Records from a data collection
==*==

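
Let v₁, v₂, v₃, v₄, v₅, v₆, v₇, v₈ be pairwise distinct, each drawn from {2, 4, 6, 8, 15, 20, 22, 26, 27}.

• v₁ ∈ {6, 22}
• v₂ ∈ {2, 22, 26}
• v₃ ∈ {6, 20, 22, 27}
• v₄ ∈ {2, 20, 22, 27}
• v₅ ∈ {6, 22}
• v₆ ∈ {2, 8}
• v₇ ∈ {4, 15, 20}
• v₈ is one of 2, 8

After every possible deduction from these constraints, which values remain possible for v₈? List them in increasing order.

The 2 variables v₁ and v₅ are confined to {6, 22}, which locks those values in; drop them from v₂, v₃, v₄.
v₆ and v₈ share exactly the 2 values {2, 8}; by pigeonhole those values go to them, so strike 2, 8 from v₂, v₄.
v₂'s domain is down to {26}, so v₂ = 26.
The 2 variables v₃ and v₄ are confined to {20, 27}, which locks those values in; drop them from v₇.
No further eliminations apply; v₈ can still be any of 2, 8.

2, 8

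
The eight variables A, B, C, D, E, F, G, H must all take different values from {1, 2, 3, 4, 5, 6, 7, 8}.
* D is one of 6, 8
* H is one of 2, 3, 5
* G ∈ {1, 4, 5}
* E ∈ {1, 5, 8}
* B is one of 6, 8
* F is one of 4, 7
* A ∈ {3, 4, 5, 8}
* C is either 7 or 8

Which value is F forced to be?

4

The 8 variables together cover exactly {1, 2, 3, 4, 5, 6, 7, 8} — 8 values for 8 variables — and 2 appears only in H's list, so H = 2.
The 7 still-open variables draw from only 7 values {1, 3, 4, 5, 6, 7, 8}, so each is used; only A can be 3, hence A = 3.
The 2 variables B and D are confined to {6, 8}, which locks those values in; drop them from C, E.
C's domain is down to {7}, so C = 7. Strike 7 from F.
So F = 4.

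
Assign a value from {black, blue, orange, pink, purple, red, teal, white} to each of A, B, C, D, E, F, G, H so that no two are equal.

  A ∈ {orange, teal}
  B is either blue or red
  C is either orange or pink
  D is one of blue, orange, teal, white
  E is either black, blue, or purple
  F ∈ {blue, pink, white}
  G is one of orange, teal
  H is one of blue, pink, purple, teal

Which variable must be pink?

Among the 8 variables, black fits only E (and all 8 values in {black, blue, orange, pink, purple, red, teal, white} must be used), so E = black.
The 7 still-open variables draw from only 7 values {blue, orange, pink, purple, red, teal, white}, so each is used; only H can be purple, hence H = purple.
The 6 still-open variables together cover exactly {blue, orange, pink, red, teal, white} — 6 values for 6 variables — and red appears only in B's list, so B = red.
A and G between them cover only {orange, teal} — a naked pair. Remove those values from C, D.
So pink goes to C.

C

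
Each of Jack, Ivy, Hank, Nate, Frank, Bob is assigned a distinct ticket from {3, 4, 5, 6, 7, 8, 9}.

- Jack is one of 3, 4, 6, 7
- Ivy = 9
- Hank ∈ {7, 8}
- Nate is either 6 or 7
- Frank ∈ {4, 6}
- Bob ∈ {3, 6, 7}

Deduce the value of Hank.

Ivy has just one choice, so Ivy = 9.
The 5 still-open variables together cover exactly {3, 4, 6, 7, 8} — 5 values for 5 variables — and 8 appears only in Hank's list, so Hank = 8.

8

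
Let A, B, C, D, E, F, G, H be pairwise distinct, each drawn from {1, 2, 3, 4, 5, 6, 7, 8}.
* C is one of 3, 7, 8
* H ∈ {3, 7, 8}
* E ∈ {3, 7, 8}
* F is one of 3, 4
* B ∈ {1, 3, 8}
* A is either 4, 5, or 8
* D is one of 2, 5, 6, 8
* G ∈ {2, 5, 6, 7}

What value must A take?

5

Among the 8 variables, 1 fits only B (and all 8 values in {1, 2, 3, 4, 5, 6, 7, 8} must be used), so B = 1.
C, E, H between them cover only {3, 7, 8} — a naked triple. Remove those values from A, D, F, G.
That leaves F = 4. So A can't be 4.
So A = 5.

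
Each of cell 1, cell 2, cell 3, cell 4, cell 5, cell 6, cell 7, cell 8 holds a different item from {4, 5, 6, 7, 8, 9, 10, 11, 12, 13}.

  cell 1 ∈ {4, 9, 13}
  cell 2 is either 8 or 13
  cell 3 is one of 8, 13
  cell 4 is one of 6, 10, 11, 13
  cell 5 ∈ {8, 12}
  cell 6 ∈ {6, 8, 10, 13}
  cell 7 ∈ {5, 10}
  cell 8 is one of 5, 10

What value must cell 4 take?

The 2 variables cell 2 and cell 3 are confined to {8, 13}, which locks those values in; drop them from cell 1, cell 4, cell 5, cell 6.
cell 5 must be 12 (only option left).
cell 7 and cell 8 between them cover only {5, 10} — a naked pair. Remove those values from cell 4, cell 6.
cell 6 must be 6 (only option left). Eliminate 6 elsewhere: cell 4.
So cell 4 = 11.

11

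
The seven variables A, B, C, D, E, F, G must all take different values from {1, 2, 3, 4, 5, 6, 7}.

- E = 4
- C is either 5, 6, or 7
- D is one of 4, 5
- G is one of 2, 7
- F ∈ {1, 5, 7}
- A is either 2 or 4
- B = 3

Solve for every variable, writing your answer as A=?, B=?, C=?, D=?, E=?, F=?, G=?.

B must be 3 (only option left).
That leaves E = 4. Eliminate 4 elsewhere: A, D.
A must be 2 (only option left). So G can't be 2.
D must be 5 (only option left). Eliminate 5 elsewhere: C, F.
G must be 7 (only option left). Eliminate 7 elsewhere: C, F.
C has just one choice, so C = 6.
F's domain is down to {1}, so F = 1.

A=2, B=3, C=6, D=5, E=4, F=1, G=7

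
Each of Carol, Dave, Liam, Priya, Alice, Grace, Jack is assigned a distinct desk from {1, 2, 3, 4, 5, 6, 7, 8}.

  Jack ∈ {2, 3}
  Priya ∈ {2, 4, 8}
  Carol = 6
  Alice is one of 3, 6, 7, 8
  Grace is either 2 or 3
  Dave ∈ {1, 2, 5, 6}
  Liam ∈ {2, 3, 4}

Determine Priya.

Carol has just one choice, so Carol = 6. So Dave, Alice can't be 6.
Grace and Jack share exactly the 2 values {2, 3}; by pigeonhole those values go to them, so strike 2, 3 from Dave, Liam, Priya, Alice.
Liam has just one choice, so Liam = 4. Remove 4 from Priya.
So Priya = 8.

8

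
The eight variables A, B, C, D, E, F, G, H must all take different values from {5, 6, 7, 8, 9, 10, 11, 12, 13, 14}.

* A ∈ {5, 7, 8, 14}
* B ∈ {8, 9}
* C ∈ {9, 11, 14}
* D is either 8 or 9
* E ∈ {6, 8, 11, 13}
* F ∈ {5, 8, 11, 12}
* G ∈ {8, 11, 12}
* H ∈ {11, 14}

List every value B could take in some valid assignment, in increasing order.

8, 9

The 2 variables B and D are confined to {8, 9}, which locks those values in; drop them from A, C, E, F, G.
C and H between them cover only {11, 14} — a naked pair. Remove those values from A, E, F, G.
G has just one choice, so G = 12. Eliminate 12 elsewhere: F.
That leaves F = 5. So A can't be 5.
A has just one choice, so A = 7.
No further eliminations apply; B can still be any of 8, 9.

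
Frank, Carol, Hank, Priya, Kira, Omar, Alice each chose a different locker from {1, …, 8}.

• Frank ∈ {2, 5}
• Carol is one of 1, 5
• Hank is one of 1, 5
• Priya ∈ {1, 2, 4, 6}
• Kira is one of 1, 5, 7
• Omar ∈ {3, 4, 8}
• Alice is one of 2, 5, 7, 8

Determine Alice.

8

Carol and Hank between them cover only {1, 5} — a naked pair. Remove those values from Frank, Priya, Kira, Alice.
Frank's domain is down to {2}, so Frank = 2. So Priya, Alice can't be 2.
That leaves Kira = 7. Eliminate 7 elsewhere: Alice.
So Alice = 8.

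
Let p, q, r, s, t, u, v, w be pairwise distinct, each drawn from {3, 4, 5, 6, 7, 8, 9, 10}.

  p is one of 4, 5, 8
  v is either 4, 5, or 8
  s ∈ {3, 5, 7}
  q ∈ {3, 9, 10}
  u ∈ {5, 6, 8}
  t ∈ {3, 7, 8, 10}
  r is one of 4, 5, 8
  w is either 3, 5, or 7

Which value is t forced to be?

Among the 8 variables, 6 fits only u (and all 8 values in {3, 4, 5, 6, 7, 8, 9, 10} must be used), so u = 6.
The 7 still-open variables together cover exactly {3, 4, 5, 7, 8, 9, 10} — 7 values for 7 variables — and 9 appears only in q's list, so q = 9.
Among the 6 still-open variables, 10 fits only t (and all 6 values in {3, 4, 5, 7, 8, 10} must be used), so t = 10.

10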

==*==

Copy word for word the stretch of entries above from the line that has "cell 3 is one of 8, 13" through the line that has "cell 8 is one of 5, 10", both ends included, and nothing outside it.

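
  cell 3 is one of 8, 13
  cell 4 is one of 6, 10, 11, 13
  cell 5 ∈ {8, 12}
  cell 6 ∈ {6, 8, 10, 13}
  cell 7 ∈ {5, 10}
  cell 8 is one of 5, 10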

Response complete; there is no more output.